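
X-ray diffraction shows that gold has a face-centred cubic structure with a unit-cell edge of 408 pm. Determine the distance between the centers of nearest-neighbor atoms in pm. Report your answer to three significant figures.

In an FCC structure, atoms touch along the face diagonal, so √2·a = 4r; the nearest-neighbor distance equals 2r = 0.7071·a.
d = 0.7071 × 408 = 288 pm.

288 pm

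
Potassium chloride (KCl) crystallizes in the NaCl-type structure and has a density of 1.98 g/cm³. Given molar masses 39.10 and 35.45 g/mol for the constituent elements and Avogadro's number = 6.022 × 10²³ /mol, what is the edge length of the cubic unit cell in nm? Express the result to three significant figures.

0.630 nm

M(KCl) = 74.55 g/mol; Z = 4 formula units per cell.
a³ = Z·M/(N_A·ρ) = 4 × 74.55 / (6.022 × 10²³ × 1.98) = 2.501 × 10^-22 cm³, so a = 6.300 × 10^-8 cm = 0.630 nm.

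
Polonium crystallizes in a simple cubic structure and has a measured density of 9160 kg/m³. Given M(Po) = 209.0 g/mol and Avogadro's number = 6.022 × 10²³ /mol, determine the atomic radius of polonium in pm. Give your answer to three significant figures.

168 pm

For a simple cubic cell (Z = 1), a³ = Z·M/(N_A·ρ) = 1 × 209.0 / (6.022 × 10²³ × 9.160) = 3.789 × 10^-23 cm³, so a = 3.359 × 10^-8 cm = 335.9 pm.
Atoms touch along the cell edge, so a = 2r, so r = 0.5000 × a = 168 pm.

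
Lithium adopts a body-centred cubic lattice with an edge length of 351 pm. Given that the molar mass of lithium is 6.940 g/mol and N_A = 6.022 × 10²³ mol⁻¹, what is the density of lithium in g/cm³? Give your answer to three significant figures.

A BCC unit cell contains Z = 2 atoms.
Cell volume: a³ = (351 pm)³ = (3.510 × 10^-8 cm)³ = 4.324 × 10^-23 cm³.
ρ = Z·M/(N_A·a³) = 2 × 6.940 / (6.022 × 10²³ × 4.324 × 10^-23) = 0.5330 g/cm³.

0.533 g/cm³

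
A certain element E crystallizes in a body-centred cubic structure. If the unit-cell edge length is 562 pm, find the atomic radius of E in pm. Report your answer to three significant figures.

In a BCC lattice, atoms touch along the body diagonal, so √3·a = 4r.
r = √3·a/4 = 1.7321 × 562 / 4 = 243 pm.

243 pm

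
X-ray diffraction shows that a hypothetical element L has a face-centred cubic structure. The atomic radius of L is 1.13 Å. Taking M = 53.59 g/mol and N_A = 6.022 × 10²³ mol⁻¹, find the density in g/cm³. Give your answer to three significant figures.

In an FCC lattice, atoms touch along the face diagonal, so √2·a = 4r, giving a = 3.196 Å = 3.196 × 10^-8 cm.
With Z = 4, ρ = Z·M/(N_A·a³) = 4 × 53.59 / (6.022 × 10²³ × 3.265 × 10^-23) = 10.90 g/cm³.

10.9 g/cm³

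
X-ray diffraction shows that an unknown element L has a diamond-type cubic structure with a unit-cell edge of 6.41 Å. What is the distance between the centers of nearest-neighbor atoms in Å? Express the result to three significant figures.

2.78 Å

In a diamond cubic structure, nearest neighbors lie along the body diagonal with √3·a = 8r; the nearest-neighbor distance equals 2r = 0.4330·a.
d = 0.4330 × 6.41 = 2.78 Å.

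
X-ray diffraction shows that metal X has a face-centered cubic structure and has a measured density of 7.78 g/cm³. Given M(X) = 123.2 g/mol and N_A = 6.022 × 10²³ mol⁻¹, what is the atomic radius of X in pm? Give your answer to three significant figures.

For an FCC cell (Z = 4), a³ = Z·M/(N_A·ρ) = 4 × 123.2 / (6.022 × 10²³ × 7.780) = 1.052 × 10^-22 cm³, so a = 4.720 × 10^-8 cm = 472.0 pm.
Atoms touch along the face diagonal, so √2·a = 4r, so r = 0.3536 × a = 167 pm.

167 pm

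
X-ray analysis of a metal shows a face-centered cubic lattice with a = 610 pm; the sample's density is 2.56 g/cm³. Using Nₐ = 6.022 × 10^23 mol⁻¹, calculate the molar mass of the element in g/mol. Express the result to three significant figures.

An FCC cell has Z = 4 atoms; a = 6.100 × 10^-8 cm.
M = ρ·N_A·a³/Z = 2.56 × 6.022 × 10²³ × 2.270 × 10^-22 / 4 = 87.5 g/mol.

87.5 g/mol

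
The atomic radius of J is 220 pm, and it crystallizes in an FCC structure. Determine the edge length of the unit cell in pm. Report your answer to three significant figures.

In an FCC lattice, atoms touch along the face diagonal, so √2·a = 4r.
a = 4r/√2 = 4 × 220 / 1.4142 = 622 pm.

622 pm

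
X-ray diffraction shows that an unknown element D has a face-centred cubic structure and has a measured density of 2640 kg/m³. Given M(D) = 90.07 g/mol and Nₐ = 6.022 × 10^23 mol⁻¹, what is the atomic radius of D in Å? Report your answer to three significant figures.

For an FCC cell (Z = 4), a³ = Z·M/(N_A·ρ) = 4 × 90.07 / (6.022 × 10²³ × 2.640) = 2.266 × 10^-22 cm³, so a = 6.097 × 10^-8 cm = 6.097 Å.
Atoms touch along the face diagonal, so √2·a = 4r, so r = 0.3536 × a = 2.16 Å.

2.16 Å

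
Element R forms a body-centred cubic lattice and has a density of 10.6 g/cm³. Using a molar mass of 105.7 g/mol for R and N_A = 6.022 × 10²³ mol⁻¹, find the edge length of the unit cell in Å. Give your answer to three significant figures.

3.21 Å

With Z = 2 atoms per BCC cell, a³ = Z·M/(N_A·ρ) = 2 × 105.7 / (6.022 × 10²³ × 10.60 g/cm³) = 3.312 × 10^-23 cm³.
a = (3.312 × 10^-23)^(1/3) = 3.211 × 10^-8 cm = 3.21 Å.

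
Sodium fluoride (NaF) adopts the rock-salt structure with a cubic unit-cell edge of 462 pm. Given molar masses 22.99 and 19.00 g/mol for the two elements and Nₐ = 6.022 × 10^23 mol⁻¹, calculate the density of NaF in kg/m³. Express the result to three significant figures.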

▬▬▬

* Work to complete:
An exact copy of every entry is required.

* Task solution:
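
X-ray diffraction shows that gold has a face-centred cubic structure with a unit-cell edge of 408 pm. Determine the distance between the centers of nearest-neighbor atoms in pm. Report your answer to three significant figures.

In an FCC structure, atoms touch along the face diagonal, so √2·a = 4r; the nearest-neighbor distance equals 2r = 0.7071·a.
d = 0.7071 × 408 = 288 pm.

288 pm

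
Potassium chloride (KCl) crystallizes in the NaCl-type structure and has a density of 1.98 g/cm³. Given molar masses 39.10 and 35.45 g/mol for the constituent elements and Avogadro's number = 6.022 × 10²³ /mol, what is the edge length of the cubic unit cell in nm? Express the result to three significant figures.

0.630 nm

M(KCl) = 74.55 g/mol; Z = 4 formula units per cell.
a³ = Z·M/(N_A·ρ) = 4 × 74.55 / (6.022 × 10²³ × 1.98) = 2.501 × 10^-22 cm³, so a = 6.300 × 10^-8 cm = 0.630 nm.

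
Polonium crystallizes in a simple cubic structure and has a measured density of 9160 kg/m³. Given M(Po) = 209.0 g/mol and Avogadro's number = 6.022 × 10²³ /mol, determine the atomic radius of polonium in pm. Give your answer to three significant figures.

168 pm

For a simple cubic cell (Z = 1), a³ = Z·M/(N_A·ρ) = 1 × 209.0 / (6.022 × 10²³ × 9.160) = 3.789 × 10^-23 cm³, so a = 3.359 × 10^-8 cm = 335.9 pm.
Atoms touch along the cell edge, so a = 2r, so r = 0.5000 × a = 168 pm.

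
Lithium adopts a body-centred cubic lattice with an edge length of 351 pm. Given that the molar mass of lithium is 6.940 g/mol and N_A = 6.022 × 10²³ mol⁻¹, what is the density of lithium in g/cm³? Give your answer to three significant figures.

A BCC unit cell contains Z = 2 atoms.
Cell volume: a³ = (351 pm)³ = (3.510 × 10^-8 cm)³ = 4.324 × 10^-23 cm³.
ρ = Z·M/(N_A·a³) = 2 × 6.940 / (6.022 × 10²³ × 4.324 × 10^-23) = 0.5330 g/cm³.

0.533 g/cm³

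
A certain element E crystallizes in a body-centred cubic structure. If the unit-cell edge length is 562 pm, find the atomic radius of E in pm. Report your answer to three significant figures.

In a BCC lattice, atoms touch along the body diagonal, so √3·a = 4r.
r = √3·a/4 = 1.7321 × 562 / 4 = 243 pm.

243 pm

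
X-ray diffraction shows that a hypothetical element L has a face-centred cubic structure. The atomic radius of L is 1.13 Å. Taking M = 53.59 g/mol and N_A = 6.022 × 10²³ mol⁻¹, find the density in g/cm³. Give your answer to three significant figures.

In an FCC lattice, atoms touch along the face diagonal, so √2·a = 4r, giving a = 3.196 Å = 3.196 × 10^-8 cm.
With Z = 4, ρ = Z·M/(N_A·a³) = 4 × 53.59 / (6.022 × 10²³ × 3.265 × 10^-23) = 10.90 g/cm³.

10.9 g/cm³

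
X-ray diffraction shows that an unknown element L has a diamond-type cubic structure with a unit-cell edge of 6.41 Å. What is the distance between the centers of nearest-neighbor atoms in Å? Express the result to three significant figures.

2.78 Å

In a diamond cubic structure, nearest neighbors lie along the body diagonal with √3·a = 8r; the nearest-neighbor distance equals 2r = 0.4330·a.
d = 0.4330 × 6.41 = 2.78 Å.

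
X-ray diffraction shows that metal X has a face-centered cubic structure and has a measured density of 7.78 g/cm³. Given M(X) = 123.2 g/mol and N_A = 6.022 × 10²³ mol⁻¹, what is the atomic radius of X in pm? Give your answer to three significant figures.

For an FCC cell (Z = 4), a³ = Z·M/(N_A·ρ) = 4 × 123.2 / (6.022 × 10²³ × 7.780) = 1.052 × 10^-22 cm³, so a = 4.720 × 10^-8 cm = 472.0 pm.
Atoms touch along the face diagonal, so √2·a = 4r, so r = 0.3536 × a = 167 pm.

167 pm

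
X-ray analysis of a metal shows a face-centered cubic lattice with a = 610 pm; the sample's density is 2.56 g/cm³. Using Nₐ = 6.022 × 10^23 mol⁻¹, calculate the molar mass of the element in g/mol. Express the result to three significant figures.

An FCC cell has Z = 4 atoms; a = 6.100 × 10^-8 cm.
M = ρ·N_A·a³/Z = 2.56 × 6.022 × 10²³ × 2.270 × 10^-22 / 4 = 87.5 g/mol.

87.5 g/mol

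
The atomic radius of J is 220 pm, and it crystallizes in an FCC structure. Determine the edge length of the unit cell in pm. Report your answer to three significant figures.

In an FCC lattice, atoms touch along the face diagonal, so √2·a = 4r.
a = 4r/√2 = 4 × 220 / 1.4142 = 622 pm.

622 pm

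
X-ray diffraction shows that an unknown element D has a face-centred cubic structure and has a measured density of 2640 kg/m³. Given M(D) = 90.07 g/mol and Nₐ = 6.022 × 10^23 mol⁻¹, what is the atomic radius of D in Å? Report your answer to three significant figures.

For an FCC cell (Z = 4), a³ = Z·M/(N_A·ρ) = 4 × 90.07 / (6.022 × 10²³ × 2.640) = 2.266 × 10^-22 cm³, so a = 6.097 × 10^-8 cm = 6.097 Å.
Atoms touch along the face diagonal, so √2·a = 4r, so r = 0.3536 × a = 2.16 Å.

2.16 Å

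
Element R forms a body-centred cubic lattice and has a density of 10.6 g/cm³. Using a molar mass of 105.7 g/mol for R and N_A = 6.022 × 10²³ mol⁻¹, find the edge length of the unit cell in Å. Give your answer to three significant figures.

3.21 Å

With Z = 2 atoms per BCC cell, a³ = Z·M/(N_A·ρ) = 2 × 105.7 / (6.022 × 10²³ × 10.60 g/cm³) = 3.312 × 10^-23 cm³.
a = (3.312 × 10^-23)^(1/3) = 3.211 × 10^-8 cm = 3.21 Å.

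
Sodium fluoride (NaF) adopts the rock-salt structure with a cubic unit-cell edge of 462 pm. Given molar masses 22.99 and 19.00 g/mol for the two elements and Nₐ = 6.022 × 10^23 mol⁻¹, calculate the density of NaF in kg/m³. Express the result to three significant figures.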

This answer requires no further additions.